__BRIEF__:
Your task is to find every line of the data that holds the string "strategies" and copy it.

↓↓↓

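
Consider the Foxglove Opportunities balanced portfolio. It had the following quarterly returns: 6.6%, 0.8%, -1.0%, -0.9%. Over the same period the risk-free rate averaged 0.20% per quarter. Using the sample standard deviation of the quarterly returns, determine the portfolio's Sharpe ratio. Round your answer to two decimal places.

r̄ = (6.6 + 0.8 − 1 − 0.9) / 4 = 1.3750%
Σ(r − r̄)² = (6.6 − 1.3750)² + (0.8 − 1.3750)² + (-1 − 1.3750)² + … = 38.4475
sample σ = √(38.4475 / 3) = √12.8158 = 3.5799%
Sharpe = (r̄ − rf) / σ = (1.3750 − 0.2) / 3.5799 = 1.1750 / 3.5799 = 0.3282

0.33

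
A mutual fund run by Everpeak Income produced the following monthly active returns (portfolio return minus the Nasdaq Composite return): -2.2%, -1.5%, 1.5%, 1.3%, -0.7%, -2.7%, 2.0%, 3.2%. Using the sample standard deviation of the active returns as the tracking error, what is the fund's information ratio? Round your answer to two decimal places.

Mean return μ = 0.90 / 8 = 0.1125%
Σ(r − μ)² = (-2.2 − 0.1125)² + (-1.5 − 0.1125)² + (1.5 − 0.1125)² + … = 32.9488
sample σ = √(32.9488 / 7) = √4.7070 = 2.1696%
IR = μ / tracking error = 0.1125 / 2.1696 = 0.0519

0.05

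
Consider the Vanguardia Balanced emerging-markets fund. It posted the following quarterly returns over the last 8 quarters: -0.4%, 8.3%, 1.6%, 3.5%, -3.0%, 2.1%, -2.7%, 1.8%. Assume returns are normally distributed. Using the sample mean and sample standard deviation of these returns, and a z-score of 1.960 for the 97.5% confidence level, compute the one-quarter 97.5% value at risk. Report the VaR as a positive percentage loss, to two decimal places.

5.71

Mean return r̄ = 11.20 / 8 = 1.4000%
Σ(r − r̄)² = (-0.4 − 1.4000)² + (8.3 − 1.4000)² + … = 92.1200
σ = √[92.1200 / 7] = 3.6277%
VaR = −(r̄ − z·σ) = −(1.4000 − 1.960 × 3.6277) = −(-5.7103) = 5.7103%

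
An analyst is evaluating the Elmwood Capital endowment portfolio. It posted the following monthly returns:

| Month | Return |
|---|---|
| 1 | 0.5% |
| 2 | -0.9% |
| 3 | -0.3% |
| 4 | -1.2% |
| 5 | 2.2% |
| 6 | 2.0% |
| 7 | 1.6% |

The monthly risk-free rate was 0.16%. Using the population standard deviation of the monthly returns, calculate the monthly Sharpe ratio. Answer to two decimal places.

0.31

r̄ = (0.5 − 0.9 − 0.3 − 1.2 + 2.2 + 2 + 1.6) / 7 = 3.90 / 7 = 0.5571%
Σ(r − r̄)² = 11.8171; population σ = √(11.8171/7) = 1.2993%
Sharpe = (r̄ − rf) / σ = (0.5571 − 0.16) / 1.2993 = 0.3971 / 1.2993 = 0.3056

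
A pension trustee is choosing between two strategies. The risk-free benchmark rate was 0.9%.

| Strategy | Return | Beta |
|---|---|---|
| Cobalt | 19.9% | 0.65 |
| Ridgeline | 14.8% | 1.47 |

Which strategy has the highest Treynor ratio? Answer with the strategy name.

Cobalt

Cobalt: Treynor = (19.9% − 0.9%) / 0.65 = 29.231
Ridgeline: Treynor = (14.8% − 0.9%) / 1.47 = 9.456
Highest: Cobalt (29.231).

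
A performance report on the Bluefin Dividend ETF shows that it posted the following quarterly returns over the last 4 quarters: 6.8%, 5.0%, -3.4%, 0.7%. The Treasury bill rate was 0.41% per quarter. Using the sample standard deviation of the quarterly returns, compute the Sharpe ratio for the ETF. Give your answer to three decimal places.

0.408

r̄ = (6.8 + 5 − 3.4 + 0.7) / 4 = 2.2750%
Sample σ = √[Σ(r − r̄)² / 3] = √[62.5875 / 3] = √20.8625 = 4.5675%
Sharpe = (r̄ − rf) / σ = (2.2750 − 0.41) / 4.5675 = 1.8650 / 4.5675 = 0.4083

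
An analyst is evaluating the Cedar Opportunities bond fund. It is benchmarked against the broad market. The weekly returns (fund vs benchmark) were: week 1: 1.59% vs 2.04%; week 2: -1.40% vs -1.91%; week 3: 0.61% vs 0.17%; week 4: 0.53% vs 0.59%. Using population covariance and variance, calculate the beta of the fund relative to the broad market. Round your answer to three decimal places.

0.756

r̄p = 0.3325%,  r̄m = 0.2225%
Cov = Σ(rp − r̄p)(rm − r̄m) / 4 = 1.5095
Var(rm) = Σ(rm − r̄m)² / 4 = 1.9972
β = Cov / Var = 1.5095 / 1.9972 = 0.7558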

↑↑↑
↓↓↓

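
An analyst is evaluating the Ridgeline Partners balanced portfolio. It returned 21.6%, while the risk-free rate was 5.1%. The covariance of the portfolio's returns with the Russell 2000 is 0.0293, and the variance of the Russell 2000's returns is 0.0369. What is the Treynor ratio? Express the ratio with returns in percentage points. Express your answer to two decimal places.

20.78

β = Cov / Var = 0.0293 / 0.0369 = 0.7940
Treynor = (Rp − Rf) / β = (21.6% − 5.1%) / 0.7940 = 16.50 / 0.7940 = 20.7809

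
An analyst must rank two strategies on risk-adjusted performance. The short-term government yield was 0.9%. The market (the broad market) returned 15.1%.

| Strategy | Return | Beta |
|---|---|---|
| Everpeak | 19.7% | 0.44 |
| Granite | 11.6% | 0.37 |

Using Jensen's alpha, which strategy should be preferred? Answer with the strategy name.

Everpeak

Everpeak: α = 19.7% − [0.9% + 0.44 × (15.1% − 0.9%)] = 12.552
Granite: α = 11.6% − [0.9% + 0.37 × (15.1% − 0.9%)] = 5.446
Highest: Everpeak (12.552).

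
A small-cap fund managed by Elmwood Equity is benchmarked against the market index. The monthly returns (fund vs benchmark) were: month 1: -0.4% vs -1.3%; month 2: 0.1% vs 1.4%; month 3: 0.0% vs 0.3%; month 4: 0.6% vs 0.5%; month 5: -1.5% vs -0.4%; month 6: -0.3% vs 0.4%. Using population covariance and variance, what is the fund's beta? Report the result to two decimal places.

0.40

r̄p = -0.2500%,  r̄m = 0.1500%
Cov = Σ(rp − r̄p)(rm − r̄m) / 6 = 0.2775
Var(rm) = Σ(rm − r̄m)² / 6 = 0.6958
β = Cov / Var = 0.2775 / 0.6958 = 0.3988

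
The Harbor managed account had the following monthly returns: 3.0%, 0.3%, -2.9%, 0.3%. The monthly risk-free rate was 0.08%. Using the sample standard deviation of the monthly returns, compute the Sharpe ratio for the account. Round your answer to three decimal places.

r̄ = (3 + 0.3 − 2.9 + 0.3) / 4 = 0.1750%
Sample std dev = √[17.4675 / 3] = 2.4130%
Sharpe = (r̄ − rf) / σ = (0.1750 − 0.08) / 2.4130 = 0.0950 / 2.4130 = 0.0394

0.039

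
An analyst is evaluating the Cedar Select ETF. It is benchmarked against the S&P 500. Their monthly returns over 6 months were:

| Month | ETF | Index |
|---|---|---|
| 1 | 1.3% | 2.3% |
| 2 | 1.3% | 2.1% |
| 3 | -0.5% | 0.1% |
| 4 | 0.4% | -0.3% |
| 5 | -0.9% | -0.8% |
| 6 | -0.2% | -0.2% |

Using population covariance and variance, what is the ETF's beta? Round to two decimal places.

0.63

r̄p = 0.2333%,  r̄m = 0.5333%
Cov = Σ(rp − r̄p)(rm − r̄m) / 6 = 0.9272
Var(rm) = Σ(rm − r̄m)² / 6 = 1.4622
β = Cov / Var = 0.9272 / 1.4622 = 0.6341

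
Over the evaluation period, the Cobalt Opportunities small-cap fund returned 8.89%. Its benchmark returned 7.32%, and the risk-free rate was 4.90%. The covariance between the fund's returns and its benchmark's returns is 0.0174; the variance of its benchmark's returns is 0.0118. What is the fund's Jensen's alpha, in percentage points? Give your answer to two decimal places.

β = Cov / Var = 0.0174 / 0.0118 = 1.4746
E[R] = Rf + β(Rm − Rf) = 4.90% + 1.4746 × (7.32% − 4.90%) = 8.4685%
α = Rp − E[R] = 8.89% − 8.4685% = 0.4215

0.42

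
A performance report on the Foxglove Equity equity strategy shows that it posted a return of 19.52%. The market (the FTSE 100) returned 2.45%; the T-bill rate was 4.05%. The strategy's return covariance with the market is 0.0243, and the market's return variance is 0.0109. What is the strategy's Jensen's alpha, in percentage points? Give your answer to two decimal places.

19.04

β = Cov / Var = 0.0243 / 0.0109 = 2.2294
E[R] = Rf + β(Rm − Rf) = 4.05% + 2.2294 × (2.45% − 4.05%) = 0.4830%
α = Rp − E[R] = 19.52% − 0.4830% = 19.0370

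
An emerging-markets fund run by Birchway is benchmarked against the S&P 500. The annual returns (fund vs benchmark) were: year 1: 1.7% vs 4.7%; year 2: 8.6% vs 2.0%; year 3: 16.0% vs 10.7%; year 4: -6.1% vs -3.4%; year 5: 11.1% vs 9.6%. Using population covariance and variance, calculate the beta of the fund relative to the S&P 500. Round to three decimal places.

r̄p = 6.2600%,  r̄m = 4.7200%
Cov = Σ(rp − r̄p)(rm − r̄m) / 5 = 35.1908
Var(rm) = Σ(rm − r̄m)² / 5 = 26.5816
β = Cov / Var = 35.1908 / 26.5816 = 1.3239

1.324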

↑↑↑

__RESULT OF THIS EXERCISE__:
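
A pension trustee is choosing between two strategies. The risk-free benchmark rate was 0.9%.
An analyst must rank two strategies on risk-adjusted performance. The short-term government yield was 0.9%. The market (the broad market) returned 15.1%.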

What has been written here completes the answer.